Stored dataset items
============================================================

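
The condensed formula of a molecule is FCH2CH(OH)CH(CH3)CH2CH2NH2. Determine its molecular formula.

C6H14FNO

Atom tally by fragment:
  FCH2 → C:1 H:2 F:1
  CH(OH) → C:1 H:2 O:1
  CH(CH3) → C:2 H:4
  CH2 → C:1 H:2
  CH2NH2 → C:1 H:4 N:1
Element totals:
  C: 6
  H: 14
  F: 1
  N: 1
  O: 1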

============================================================

**Problem statement:** Copy the records word for word.

**Answer for this exercise:**
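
The condensed formula of a molecule is FCH2CH(OH)CH(CH3)CH2CH2NH2. Determine its molecular formula.

C6H14FNO

Atom tally by fragment:
  FCH2 → C:1 H:2 F:1
  CH(OH) → C:1 H:2 O:1
  CH(CH3) → C:2 H:4
  CH2 → C:1 H:2
  CH2NH2 → C:1 H:4 N:1
Element totals:
  C: 6
  H: 14
  F: 1
  N: 1
  O: 1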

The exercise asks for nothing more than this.